● **What this task involves**:
Below are entries; output exactly the lines from the one with "(8) g'(-1.61)" to the one with "(19) g(0.00)", both included, and nothing else.

Dataset entries:

*-*-*

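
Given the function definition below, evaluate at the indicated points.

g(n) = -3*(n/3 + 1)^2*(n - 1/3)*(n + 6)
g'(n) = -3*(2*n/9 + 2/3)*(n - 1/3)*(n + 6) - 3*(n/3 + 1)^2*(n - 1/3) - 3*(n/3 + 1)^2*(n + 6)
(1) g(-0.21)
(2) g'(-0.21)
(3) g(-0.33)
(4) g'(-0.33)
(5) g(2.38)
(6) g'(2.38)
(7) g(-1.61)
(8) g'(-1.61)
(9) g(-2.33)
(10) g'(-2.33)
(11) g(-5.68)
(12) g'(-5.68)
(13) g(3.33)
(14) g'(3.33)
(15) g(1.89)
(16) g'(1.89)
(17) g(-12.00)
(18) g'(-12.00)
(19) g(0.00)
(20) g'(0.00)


(1) = 8.16
(2) = -7.76
(3) = 8.94
(4) = -5.20
(5) = -165.48
(6) = -162.11
(7) = 5.49
(8) = 6.33
(9) = 1.46
(10) = 4.22
(11) = 4.61
(12) = 10.19
(13) = -373.43
(14) = -282.63
(15) = -97.90
(16) = -115.34
(17) = -1998.00
(18) = 939.00
(19) = 6.00
(20) = -13.00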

*-*-*

● **Problem solution**:
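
(8) g'(-1.61)
(9) g(-2.33)
(10) g'(-2.33)
(11) g(-5.68)
(12) g'(-5.68)
(13) g(3.33)
(14) g'(3.33)
(15) g(1.89)
(16) g'(1.89)
(17) g(-12.00)
(18) g'(-12.00)
(19) g(0.00)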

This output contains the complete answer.